(Stored data)

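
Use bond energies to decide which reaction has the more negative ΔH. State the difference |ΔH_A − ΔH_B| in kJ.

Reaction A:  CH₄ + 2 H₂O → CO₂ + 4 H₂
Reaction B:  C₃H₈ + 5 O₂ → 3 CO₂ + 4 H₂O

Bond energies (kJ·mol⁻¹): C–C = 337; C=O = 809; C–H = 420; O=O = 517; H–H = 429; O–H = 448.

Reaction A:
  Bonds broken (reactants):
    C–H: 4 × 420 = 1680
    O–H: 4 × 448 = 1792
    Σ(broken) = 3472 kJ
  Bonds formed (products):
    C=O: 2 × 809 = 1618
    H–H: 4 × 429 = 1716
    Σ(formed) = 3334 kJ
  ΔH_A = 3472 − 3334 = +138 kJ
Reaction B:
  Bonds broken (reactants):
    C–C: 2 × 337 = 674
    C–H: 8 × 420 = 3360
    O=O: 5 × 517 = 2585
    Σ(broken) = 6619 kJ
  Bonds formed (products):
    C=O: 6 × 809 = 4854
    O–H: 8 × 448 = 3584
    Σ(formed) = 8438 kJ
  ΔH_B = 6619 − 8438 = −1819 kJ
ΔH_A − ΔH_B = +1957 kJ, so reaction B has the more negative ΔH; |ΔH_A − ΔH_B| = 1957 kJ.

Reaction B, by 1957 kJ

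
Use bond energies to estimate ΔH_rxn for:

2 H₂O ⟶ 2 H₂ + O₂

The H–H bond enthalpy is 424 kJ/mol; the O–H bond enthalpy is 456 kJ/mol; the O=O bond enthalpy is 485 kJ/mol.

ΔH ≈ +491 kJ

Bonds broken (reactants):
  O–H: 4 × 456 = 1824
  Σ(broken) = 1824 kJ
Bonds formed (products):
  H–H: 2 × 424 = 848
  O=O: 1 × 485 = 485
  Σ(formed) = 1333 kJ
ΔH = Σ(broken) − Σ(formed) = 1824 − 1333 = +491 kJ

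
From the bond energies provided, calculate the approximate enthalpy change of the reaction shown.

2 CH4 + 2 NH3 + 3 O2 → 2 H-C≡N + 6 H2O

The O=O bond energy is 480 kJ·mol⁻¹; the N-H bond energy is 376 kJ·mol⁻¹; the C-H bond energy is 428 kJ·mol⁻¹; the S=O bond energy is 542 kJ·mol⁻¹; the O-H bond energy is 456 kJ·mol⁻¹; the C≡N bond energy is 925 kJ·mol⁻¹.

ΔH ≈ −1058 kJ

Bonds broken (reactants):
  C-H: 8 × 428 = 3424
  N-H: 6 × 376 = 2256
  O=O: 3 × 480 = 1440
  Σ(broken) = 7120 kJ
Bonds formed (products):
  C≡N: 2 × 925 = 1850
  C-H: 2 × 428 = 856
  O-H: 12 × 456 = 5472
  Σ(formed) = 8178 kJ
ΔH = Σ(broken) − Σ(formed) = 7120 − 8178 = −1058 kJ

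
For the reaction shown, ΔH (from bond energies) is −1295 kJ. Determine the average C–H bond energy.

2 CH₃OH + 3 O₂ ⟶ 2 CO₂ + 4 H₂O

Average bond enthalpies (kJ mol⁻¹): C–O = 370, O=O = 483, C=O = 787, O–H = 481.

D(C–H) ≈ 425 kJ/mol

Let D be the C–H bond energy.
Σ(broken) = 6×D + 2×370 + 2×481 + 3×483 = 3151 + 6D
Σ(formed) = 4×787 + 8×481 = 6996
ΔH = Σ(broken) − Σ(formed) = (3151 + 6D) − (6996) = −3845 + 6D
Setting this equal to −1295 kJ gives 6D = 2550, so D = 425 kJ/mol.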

* * *

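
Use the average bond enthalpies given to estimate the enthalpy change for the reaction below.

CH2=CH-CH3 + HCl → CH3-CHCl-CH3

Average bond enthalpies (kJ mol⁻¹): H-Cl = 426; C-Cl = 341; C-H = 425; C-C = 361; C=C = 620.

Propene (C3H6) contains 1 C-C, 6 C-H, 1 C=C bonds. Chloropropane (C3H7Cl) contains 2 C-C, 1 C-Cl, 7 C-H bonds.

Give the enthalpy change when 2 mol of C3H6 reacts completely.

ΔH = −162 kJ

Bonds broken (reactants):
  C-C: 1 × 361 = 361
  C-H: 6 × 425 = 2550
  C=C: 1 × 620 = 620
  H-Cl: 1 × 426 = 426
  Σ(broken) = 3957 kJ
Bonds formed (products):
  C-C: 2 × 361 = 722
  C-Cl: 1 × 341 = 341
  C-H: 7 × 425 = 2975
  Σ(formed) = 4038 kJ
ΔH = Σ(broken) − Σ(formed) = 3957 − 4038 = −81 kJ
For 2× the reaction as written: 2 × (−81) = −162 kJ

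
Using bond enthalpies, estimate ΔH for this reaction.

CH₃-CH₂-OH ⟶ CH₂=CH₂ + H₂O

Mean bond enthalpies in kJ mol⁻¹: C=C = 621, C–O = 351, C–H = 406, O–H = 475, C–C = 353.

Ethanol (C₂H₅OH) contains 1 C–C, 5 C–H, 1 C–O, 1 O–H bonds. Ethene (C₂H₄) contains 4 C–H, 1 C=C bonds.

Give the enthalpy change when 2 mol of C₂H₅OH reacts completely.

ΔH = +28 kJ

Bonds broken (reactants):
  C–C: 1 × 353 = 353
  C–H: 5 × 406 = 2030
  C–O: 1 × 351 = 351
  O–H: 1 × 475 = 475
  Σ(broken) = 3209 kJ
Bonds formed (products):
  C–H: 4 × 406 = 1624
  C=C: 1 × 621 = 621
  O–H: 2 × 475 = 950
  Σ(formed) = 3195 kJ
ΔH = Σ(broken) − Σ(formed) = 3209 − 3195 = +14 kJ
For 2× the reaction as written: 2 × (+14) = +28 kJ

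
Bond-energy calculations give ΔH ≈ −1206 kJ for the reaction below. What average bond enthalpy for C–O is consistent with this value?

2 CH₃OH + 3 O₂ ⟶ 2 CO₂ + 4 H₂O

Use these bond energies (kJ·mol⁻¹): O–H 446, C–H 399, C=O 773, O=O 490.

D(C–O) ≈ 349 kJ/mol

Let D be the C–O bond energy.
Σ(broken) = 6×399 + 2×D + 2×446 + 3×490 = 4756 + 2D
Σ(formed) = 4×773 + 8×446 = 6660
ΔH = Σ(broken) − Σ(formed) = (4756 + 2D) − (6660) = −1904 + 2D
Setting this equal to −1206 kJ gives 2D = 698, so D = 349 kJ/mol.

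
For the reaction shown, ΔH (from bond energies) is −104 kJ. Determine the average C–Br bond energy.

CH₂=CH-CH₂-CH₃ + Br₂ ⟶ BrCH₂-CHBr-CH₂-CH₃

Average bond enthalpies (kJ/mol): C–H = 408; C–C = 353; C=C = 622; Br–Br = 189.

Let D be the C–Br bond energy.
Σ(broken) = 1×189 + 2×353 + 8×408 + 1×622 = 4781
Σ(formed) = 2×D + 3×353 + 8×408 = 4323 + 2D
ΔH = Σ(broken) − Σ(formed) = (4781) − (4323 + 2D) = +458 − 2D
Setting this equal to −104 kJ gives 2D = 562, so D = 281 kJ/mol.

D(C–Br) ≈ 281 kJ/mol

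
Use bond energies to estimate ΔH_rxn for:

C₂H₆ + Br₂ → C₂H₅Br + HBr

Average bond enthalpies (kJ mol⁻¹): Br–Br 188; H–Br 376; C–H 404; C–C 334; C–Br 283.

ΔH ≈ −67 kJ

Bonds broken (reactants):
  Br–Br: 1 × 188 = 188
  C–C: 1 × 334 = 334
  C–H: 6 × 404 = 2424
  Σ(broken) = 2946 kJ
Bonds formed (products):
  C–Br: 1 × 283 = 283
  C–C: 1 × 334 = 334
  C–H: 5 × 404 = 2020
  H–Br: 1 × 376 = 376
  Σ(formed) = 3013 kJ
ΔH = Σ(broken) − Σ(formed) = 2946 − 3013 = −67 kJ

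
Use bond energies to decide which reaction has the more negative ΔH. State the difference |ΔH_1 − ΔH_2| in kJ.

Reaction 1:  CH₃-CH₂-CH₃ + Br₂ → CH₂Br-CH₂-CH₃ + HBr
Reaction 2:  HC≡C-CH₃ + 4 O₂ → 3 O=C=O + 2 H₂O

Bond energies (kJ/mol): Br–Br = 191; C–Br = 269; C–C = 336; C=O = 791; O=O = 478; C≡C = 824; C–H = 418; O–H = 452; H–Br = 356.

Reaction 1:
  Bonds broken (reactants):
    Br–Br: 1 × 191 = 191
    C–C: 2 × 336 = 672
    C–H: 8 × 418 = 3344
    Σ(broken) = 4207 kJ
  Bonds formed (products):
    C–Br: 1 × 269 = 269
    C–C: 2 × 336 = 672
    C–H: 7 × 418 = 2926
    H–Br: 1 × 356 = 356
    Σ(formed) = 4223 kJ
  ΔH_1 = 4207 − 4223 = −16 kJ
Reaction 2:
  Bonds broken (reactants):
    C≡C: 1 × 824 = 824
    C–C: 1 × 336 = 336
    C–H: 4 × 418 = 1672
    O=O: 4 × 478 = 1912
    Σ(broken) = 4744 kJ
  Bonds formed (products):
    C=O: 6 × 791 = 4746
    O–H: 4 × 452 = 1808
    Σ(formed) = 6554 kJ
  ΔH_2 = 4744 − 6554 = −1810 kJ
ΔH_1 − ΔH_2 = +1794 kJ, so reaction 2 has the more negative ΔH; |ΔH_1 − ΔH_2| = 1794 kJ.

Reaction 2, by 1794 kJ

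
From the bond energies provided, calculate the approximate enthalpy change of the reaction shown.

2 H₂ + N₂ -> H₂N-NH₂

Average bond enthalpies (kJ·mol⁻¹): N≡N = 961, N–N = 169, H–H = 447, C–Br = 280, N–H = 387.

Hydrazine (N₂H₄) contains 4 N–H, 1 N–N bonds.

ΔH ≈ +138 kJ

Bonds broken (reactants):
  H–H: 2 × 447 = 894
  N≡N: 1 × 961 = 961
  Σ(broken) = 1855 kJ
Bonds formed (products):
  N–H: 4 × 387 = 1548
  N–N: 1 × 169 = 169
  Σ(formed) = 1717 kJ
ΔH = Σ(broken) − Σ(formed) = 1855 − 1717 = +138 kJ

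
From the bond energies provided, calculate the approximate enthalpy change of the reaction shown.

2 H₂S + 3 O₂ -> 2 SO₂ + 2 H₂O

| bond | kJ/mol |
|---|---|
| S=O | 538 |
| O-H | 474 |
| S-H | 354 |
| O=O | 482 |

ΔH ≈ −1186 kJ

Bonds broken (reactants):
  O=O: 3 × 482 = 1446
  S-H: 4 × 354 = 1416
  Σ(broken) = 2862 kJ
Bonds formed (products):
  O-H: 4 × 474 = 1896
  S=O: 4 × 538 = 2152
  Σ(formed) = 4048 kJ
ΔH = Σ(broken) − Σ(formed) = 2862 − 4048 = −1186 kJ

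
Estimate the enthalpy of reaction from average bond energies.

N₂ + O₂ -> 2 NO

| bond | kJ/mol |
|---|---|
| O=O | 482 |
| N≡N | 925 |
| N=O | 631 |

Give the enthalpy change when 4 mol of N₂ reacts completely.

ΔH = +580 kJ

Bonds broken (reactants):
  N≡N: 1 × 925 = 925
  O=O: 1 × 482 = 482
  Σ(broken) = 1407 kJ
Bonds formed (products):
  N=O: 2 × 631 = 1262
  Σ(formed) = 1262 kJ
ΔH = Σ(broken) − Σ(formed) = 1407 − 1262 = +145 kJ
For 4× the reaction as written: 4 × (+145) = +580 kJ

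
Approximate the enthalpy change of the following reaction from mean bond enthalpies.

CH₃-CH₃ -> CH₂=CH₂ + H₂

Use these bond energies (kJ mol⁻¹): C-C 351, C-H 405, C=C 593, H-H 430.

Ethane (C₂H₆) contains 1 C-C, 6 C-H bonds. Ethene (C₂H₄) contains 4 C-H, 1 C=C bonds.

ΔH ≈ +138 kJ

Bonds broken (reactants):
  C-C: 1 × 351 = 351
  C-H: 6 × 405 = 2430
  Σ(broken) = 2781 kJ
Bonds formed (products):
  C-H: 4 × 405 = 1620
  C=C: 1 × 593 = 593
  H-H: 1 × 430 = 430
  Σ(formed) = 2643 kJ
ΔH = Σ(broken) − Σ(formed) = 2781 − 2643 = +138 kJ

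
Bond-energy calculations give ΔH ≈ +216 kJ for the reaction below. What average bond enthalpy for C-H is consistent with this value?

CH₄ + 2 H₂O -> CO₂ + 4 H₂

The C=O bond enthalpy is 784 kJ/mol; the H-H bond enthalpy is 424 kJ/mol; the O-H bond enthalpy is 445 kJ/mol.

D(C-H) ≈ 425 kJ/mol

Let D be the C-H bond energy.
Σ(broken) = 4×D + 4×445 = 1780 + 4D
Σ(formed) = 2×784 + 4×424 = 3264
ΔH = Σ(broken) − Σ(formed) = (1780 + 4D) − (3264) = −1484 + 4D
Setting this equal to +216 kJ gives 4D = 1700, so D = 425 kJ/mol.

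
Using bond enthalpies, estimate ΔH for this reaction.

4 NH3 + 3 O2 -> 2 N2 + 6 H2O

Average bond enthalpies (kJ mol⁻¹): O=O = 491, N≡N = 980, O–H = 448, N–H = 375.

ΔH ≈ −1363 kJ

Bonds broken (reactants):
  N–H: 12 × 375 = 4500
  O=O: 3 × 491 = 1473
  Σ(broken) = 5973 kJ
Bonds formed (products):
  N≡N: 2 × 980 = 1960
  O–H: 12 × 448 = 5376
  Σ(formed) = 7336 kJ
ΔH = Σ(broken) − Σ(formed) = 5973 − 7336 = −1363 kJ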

WORK TASK
The lines above starting at the one that contains "ΔH_B| in kJ." and ending at the one that contains "2 H₂O ⟶ 2 H₂ + O₂" must be transcribed exactly, and no other lines may appear.

RESPONSE TO THE EXERCISE
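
Use bond energies to decide which reaction has the more negative ΔH. State the difference |ΔH_A − ΔH_B| in kJ.

Reaction A:  CH₄ + 2 H₂O → CO₂ + 4 H₂
Reaction B:  C₃H₈ + 5 O₂ → 3 CO₂ + 4 H₂O

Bond energies (kJ·mol⁻¹): C–C = 337; C=O = 809; C–H = 420; O=O = 517; H–H = 429; O–H = 448.

Reaction A:
  Bonds broken (reactants):
    C–H: 4 × 420 = 1680
    O–H: 4 × 448 = 1792
    Σ(broken) = 3472 kJ
  Bonds formed (products):
    C=O: 2 × 809 = 1618
    H–H: 4 × 429 = 1716
    Σ(formed) = 3334 kJ
  ΔH_A = 3472 − 3334 = +138 kJ
Reaction B:
  Bonds broken (reactants):
    C–C: 2 × 337 = 674
    C–H: 8 × 420 = 3360
    O=O: 5 × 517 = 2585
    Σ(broken) = 6619 kJ
  Bonds formed (products):
    C=O: 6 × 809 = 4854
    O–H: 8 × 448 = 3584
    Σ(formed) = 8438 kJ
  ΔH_B = 6619 − 8438 = −1819 kJ
ΔH_A − ΔH_B = +1957 kJ, so reaction B has the more negative ΔH; |ΔH_A − ΔH_B| = 1957 kJ.

Reaction B, by 1957 kJ

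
Use bond energies to estimate ΔH_rxn for:

2 H₂O ⟶ 2 H₂ + O₂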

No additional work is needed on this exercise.